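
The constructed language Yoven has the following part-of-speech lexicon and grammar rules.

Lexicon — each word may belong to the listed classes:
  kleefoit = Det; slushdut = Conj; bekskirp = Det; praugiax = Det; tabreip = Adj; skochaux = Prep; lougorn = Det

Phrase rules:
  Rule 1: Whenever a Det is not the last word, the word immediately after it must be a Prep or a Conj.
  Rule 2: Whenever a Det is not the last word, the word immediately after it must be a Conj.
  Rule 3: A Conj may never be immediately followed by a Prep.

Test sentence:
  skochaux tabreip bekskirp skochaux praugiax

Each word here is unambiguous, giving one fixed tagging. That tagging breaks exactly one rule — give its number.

Fixed tagging: Prep Adj Det Prep Det.
Checking each rule: R1 pass, R2 fail, R3 pass.
Only rule 2 fails.

2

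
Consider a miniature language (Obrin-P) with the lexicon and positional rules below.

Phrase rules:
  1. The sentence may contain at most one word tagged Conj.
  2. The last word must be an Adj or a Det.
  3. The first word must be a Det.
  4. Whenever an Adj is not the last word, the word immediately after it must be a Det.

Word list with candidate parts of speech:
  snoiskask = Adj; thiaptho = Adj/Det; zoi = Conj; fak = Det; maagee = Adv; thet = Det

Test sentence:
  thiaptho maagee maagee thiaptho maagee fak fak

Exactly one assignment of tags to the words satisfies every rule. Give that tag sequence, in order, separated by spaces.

Det Adv Adv Det Adv Det Det

Candidates per position — 1:thiaptho {Adj,Det}; 2:maagee {Adv}; 3:maagee {Adv}; 4:thiaptho {Adj,Det}; 5:maagee {Adv}; 6:fak {Det}; 7:fak {Det}.
Position 1: tagging it Adj would leave rule 3 unsatisfiable, so it must be Det.
Position 4: tagging it Adj would leave rule 4 unsatisfiable, so it must be Det.
The unique satisfying tagging is: Det Adv Adv Det Adv Det Det.
Verifying each rule — rule 1 ✓; rule 2 ✓; rule 3 ✓; rule 4 ✓.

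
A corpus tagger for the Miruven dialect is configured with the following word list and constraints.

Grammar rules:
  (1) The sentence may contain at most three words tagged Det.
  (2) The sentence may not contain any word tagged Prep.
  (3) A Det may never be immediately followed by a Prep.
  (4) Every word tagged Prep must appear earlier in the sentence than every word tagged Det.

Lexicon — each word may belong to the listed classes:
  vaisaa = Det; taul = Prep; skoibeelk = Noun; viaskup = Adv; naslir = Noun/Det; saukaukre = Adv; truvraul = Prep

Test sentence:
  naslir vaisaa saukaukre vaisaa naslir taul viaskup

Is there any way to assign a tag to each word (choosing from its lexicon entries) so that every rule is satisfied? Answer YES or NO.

NO

Candidates per position — 1:naslir {Noun,Det}; 2:vaisaa {Det}; 3:saukaukre {Adv}; 4:vaisaa {Det}; 5:naslir {Noun,Det}; 6:taul {Prep}; 7:viaskup {Adv}.
Rule 2 cannot be satisfied by any choice of tags from the lexicon.
So there is no consistent tagging.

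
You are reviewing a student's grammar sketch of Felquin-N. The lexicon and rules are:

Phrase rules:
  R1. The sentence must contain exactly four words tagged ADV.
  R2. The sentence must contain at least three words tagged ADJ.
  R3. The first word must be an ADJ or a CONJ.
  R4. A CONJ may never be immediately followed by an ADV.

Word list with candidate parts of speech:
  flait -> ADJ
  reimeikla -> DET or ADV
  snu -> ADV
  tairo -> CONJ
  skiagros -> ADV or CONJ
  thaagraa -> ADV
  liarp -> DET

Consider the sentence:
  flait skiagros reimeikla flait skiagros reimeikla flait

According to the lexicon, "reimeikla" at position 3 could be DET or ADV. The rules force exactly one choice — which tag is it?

ADV

Candidates per position — 1:flait {ADJ}; 2:skiagros {ADV,CONJ}; 3:reimeikla {DET,ADV}; 4:flait {ADJ}; 5:skiagros {ADV,CONJ}; 6:reimeikla {DET,ADV}; 7:flait {ADJ}.
Position 2: tagging it CONJ would leave rule 1 unsatisfiable, so it must be ADV.
Position 3: tagging it DET would leave rule 1 unsatisfiable, so it must be ADV.
Position 5: tagging it CONJ would leave rule 1 unsatisfiable, so it must be ADV.
Position 6: tagging it DET would leave rule 1 unsatisfiable, so it must be ADV.
The unique satisfying tagging is: ADJ ADV ADV ADJ ADV ADV ADJ.
Checking: rule 1 ✓; rule 2 ✓; rule 3 ✓; rule 4 ✓.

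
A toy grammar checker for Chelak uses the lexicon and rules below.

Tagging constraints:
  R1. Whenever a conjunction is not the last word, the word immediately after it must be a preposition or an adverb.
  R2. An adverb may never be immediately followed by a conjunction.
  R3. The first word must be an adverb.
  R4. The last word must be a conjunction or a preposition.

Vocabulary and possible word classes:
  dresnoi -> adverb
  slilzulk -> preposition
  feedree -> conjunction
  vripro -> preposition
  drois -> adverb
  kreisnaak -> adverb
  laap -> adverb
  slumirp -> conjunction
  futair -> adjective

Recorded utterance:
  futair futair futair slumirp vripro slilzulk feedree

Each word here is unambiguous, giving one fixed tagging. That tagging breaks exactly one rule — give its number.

Fixed tagging: adjective adjective adjective conjunction preposition preposition conjunction.
Checking each rule: R1 pass, R2 pass, R3 fail, R4 pass.
Only rule 3 fails.

3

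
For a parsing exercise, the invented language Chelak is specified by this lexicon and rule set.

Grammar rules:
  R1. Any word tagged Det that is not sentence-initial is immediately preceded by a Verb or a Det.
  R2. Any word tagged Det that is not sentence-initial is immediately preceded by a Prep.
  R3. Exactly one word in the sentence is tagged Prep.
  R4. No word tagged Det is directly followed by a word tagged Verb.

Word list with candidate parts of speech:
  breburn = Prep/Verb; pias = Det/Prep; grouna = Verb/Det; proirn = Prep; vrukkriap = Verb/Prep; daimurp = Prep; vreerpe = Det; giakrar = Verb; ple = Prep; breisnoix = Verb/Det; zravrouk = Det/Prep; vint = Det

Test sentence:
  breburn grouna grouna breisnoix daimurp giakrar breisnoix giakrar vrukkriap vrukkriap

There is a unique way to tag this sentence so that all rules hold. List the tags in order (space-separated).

Candidates per position — 1:breburn {Prep,Verb}; 2:grouna {Verb,Det}; 3:grouna {Verb,Det}; 4:breisnoix {Verb,Det}; 5:daimurp {Prep}; 6:giakrar {Verb}; 7:breisnoix {Verb,Det}; 8:giakrar {Verb}; 9:vrukkriap {Verb,Prep}; 10:vrukkriap {Verb,Prep}.
Position 1: Prep is ruled out by rule 3; that leaves Verb.
Position 2: Det is ruled out by rule 2; that leaves Verb.
Position 3: Det is ruled out by rule 2; that leaves Verb.
Position 4: Det is ruled out by rule 2; that leaves Verb.
Position 7: Det is ruled out by rule 2; that leaves Verb.
Position 9: Prep is ruled out by rule 3; that leaves Verb.
Position 10: Prep is ruled out by rule 3; that leaves Verb.
The only consistent sequence is: Verb Verb Verb Verb Prep Verb Verb Verb Verb Verb.
Checking: rule 1 ✓; rule 2 ✓; rule 3 ✓; rule 4 ✓.

Verb Verb Verb Verb Prep Verb Verb Verb Verb Verb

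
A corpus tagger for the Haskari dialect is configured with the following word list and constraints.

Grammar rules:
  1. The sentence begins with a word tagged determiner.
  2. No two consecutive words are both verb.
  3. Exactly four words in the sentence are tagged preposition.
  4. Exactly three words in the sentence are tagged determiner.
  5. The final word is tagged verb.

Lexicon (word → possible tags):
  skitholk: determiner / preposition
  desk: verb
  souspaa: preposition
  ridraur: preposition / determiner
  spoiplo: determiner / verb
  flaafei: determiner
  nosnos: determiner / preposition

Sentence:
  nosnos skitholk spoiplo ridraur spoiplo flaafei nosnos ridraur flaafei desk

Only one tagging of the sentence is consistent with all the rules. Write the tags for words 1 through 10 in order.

determiner preposition verb preposition verb determiner preposition preposition determiner verb

Candidates per position — 1:nosnos {determiner,preposition}; 2:skitholk {determiner,preposition}; 3:spoiplo {determiner,verb}; 4:ridraur {preposition,determiner}; 5:spoiplo {determiner,verb}; 6:flaafei {determiner}; 7:nosnos {determiner,preposition}; 8:ridraur {preposition,determiner}; 9:flaafei {determiner}; 10:desk {verb}.
If word 1 were preposition, no tagging could satisfy rule 1; so word 1 is determiner.
If word 2 were determiner, no tagging could satisfy rule 3; so word 2 is preposition.
If word 3 were determiner, no tagging could satisfy rule 4; so word 3 is verb.
If word 4 were determiner, no tagging could satisfy rule 3; so word 4 is preposition.
If word 5 were determiner, no tagging could satisfy rule 4; so word 5 is verb.
If word 7 were determiner, no tagging could satisfy rule 3; so word 7 is preposition.
If word 8 were determiner, no tagging could satisfy rule 3; so word 8 is preposition.
So the tagging must be: determiner preposition verb preposition verb determiner preposition preposition determiner verb.
Rule-by-rule: rule 1 ✓; rule 2 ✓; rule 3 ✓; rule 4 ✓; rule 5 ✓.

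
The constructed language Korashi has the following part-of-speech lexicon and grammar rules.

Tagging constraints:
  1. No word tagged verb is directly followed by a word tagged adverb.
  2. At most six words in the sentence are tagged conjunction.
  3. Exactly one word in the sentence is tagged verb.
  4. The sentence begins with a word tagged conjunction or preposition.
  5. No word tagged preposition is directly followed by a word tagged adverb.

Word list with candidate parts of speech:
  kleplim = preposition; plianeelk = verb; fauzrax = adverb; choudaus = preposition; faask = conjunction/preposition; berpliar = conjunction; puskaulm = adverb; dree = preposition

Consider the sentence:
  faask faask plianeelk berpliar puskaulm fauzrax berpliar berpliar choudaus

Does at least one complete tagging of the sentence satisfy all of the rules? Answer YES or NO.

Candidates per position — 1:faask {conjunction,preposition}; 2:faask {conjunction,preposition}; 3:plianeelk {verb}; 4:berpliar {conjunction}; 5:puskaulm {adverb}; 6:fauzrax {adverb}; 7:berpliar {conjunction}; 8:berpliar {conjunction}; 9:choudaus {preposition}.
One satisfying assignment: preposition conjunction verb conjunction adverb adverb conjunction conjunction preposition.
Checking: rule 1 ✓; rule 2 ✓; rule 3 ✓; rule 4 ✓; rule 5 ✓.

YES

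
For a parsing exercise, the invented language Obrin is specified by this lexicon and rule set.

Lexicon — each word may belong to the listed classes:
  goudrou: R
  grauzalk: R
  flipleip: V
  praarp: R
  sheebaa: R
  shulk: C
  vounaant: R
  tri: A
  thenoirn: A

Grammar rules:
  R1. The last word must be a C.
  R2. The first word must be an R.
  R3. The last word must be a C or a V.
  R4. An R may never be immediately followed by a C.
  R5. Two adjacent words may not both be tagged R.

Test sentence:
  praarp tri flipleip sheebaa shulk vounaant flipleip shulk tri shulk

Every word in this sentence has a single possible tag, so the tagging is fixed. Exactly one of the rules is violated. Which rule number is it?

4

Fixed tagging: R A V R C R V C A C.
Applying the rules: R1 holds, R2 holds, R3 holds, R4 violated, R5 holds.
Only rule 4 fails.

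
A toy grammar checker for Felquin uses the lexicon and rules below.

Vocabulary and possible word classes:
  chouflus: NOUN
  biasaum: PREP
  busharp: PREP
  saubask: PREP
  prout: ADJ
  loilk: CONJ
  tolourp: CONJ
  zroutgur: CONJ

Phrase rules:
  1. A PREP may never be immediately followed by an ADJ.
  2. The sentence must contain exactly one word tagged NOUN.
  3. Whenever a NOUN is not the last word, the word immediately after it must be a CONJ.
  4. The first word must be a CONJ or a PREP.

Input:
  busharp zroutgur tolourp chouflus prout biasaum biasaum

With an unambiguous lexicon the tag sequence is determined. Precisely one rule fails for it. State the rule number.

3

Fixed tagging: PREP CONJ CONJ NOUN ADJ PREP PREP.
Rule check: R1 ✓, R2 ✓, R3 ✗, R4 ✓.
Only rule 3 fails.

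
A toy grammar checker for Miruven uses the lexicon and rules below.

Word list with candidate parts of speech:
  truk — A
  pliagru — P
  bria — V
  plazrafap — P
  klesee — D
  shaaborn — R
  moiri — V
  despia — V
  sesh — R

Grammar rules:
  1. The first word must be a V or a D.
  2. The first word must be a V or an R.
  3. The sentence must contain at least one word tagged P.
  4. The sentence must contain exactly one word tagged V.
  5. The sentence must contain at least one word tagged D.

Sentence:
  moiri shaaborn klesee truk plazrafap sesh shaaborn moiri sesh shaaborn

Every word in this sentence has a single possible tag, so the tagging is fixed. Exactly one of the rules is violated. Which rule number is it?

Fixed tagging: V R D A P R R V R R.
Checking each rule: R1 pass, R2 pass, R3 pass, R4 fail, R5 pass.
Only rule 4 fails.

4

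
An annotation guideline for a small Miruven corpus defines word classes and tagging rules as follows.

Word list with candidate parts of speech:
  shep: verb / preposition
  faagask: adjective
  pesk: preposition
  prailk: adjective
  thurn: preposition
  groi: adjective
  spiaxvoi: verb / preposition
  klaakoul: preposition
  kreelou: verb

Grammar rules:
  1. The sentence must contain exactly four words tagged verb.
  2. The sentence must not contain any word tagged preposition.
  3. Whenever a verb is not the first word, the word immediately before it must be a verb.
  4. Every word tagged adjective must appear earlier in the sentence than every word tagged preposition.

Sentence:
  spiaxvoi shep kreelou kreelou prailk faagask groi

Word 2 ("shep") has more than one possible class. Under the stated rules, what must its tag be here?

verb

Candidates per position — 1:spiaxvoi {verb,preposition}; 2:shep {verb,preposition}; 3:kreelou {verb}; 4:kreelou {verb}; 5:prailk {adjective}; 6:faagask {adjective}; 7:groi {adjective}.
Word 1 cannot be preposition — rule 1 would then fail for every completion. It is verb.
Word 2 cannot be preposition — rule 1 would then fail for every completion. It is verb.
That leaves exactly one tagging: verb verb verb verb adjective adjective adjective.
Check: rule 1 ✓; rule 2 ✓; rule 3 ✓; rule 4 ✓.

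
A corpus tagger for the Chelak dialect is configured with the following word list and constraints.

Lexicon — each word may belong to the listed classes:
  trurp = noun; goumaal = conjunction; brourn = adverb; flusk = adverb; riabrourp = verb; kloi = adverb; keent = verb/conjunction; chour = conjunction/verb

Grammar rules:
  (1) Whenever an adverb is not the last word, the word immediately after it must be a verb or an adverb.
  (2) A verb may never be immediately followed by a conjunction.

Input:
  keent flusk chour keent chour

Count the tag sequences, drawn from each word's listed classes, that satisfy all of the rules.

Candidates per position — 1:keent {verb,conjunction}; 2:flusk {adverb}; 3:chour {conjunction,verb}; 4:keent {verb,conjunction}; 5:chour {conjunction,verb}.
There are 16 candidate sequences in total.
The sequences that satisfy every rule: verb adverb verb verb verb; conjunction adverb verb verb verb.
Count = 2.

2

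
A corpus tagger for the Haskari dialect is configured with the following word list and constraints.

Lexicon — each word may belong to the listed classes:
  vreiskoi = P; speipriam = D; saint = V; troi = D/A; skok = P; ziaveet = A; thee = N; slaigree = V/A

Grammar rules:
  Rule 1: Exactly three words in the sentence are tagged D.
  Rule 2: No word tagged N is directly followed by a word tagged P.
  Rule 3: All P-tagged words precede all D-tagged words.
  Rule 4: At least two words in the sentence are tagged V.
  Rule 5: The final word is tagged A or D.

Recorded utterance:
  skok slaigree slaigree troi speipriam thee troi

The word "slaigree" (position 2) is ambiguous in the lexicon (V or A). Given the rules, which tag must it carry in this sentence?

V

Candidates per position — 1:skok {P}; 2:slaigree {V,A}; 3:slaigree {V,A}; 4:troi {D,A}; 5:speipriam {D}; 6:thee {N}; 7:troi {D,A}.
Position 2: tagging it A would leave rule 4 unsatisfiable, so it must be V.
Position 3: tagging it A would leave rule 4 unsatisfiable, so it must be V.
Position 4: tagging it A would leave rule 1 unsatisfiable, so it must be D.
Position 7: tagging it A would leave rule 1 unsatisfiable, so it must be D.
So the tagging must be: P V V D D N D.
Verifying each rule — rule 1 holds; rule 2 holds; rule 3 holds; rule 4 holds; rule 5 holds.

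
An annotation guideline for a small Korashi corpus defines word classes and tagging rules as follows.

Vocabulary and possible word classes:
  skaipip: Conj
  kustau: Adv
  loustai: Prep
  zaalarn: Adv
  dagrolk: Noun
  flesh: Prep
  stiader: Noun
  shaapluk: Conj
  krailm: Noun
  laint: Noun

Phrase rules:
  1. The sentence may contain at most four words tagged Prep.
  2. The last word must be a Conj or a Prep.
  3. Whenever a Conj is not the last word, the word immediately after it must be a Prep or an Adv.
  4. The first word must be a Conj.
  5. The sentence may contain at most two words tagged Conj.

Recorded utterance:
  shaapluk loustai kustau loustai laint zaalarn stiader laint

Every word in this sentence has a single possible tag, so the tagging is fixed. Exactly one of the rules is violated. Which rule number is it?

2

Fixed tagging: Conj Prep Adv Prep Noun Adv Noun Noun.
Rule check: R1 holds, R2 violated, R3 holds, R4 holds, R5 holds.
Only rule 2 fails.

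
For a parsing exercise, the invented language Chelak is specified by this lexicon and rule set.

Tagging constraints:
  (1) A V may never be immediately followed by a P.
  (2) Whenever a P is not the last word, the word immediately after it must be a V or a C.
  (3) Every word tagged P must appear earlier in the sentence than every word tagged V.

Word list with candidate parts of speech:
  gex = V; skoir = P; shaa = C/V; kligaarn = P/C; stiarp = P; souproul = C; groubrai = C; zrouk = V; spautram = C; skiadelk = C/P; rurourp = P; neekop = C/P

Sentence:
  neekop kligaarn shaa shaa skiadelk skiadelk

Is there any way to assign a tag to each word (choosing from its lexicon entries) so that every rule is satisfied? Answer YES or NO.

Candidates per position — 1:neekop {C,P}; 2:kligaarn {P,C}; 3:shaa {C,V}; 4:shaa {C,V}; 5:skiadelk {C,P}; 6:skiadelk {C,P}.
One satisfying assignment: C C C C P C.
Verifying each rule — rule 1 ✓; rule 2 ✓; rule 3 ✓.

YES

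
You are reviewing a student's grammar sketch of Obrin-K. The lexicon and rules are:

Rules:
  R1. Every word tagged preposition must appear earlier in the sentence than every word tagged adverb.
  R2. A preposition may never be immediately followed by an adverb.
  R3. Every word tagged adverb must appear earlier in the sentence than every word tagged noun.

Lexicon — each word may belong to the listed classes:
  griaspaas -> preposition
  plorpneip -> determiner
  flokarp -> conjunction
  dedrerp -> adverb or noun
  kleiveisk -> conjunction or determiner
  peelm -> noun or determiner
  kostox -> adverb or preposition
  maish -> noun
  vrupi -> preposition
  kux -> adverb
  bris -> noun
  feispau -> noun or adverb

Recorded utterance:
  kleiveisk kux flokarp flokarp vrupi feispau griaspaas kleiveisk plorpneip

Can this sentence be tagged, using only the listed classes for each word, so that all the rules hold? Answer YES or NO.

NO

Candidates per position — 1:kleiveisk {conjunction,determiner}; 2:kux {adverb}; 3:flokarp {conjunction}; 4:flokarp {conjunction}; 5:vrupi {preposition}; 6:feispau {noun,adverb}; 7:griaspaas {preposition}; 8:kleiveisk {conjunction,determiner}; 9:plorpneip {determiner}.
Rule 1 cannot be satisfied by any choice of tags from the lexicon.
So there is no consistent tagging.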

» **Task requirements**
From the first line of the data above through the line containing "4. Whenever an", set each line down again exactly; include both ends and omit everything else.

» **Task answer**
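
The constructed language Yoven has the following part-of-speech lexicon and grammar rules.

Lexicon — each word may belong to the listed classes:
  kleefoit = Det; slushdut = Conj; bekskirp = Det; praugiax = Det; tabreip = Adj; skochaux = Prep; lougorn = Det

Phrase rules:
  Rule 1: Whenever a Det is not the last word, the word immediately after it must be a Prep or a Conj.
  Rule 2: Whenever a Det is not the last word, the word immediately after it must be a Conj.
  Rule 3: A Conj may never be immediately followed by a Prep.

Test sentence:
  skochaux tabreip bekskirp skochaux praugiax

Each word here is unambiguous, giving one fixed tagging. That tagging breaks exactly one rule — give its number.

Fixed tagging: Prep Adj Det Prep Det.
Checking each rule: R1 pass, R2 fail, R3 pass.
Only rule 2 fails.

2

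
Consider a miniature language (Obrin-P) with the lexicon and positional rules below.

Phrase rules:
  1. The sentence may contain at most one word tagged Conj.
  2. The last word must be an Adj or a Det.
  3. The first word must be a Det.
  4. Whenever an Adj is not the last word, the word immediately after it must be a Det.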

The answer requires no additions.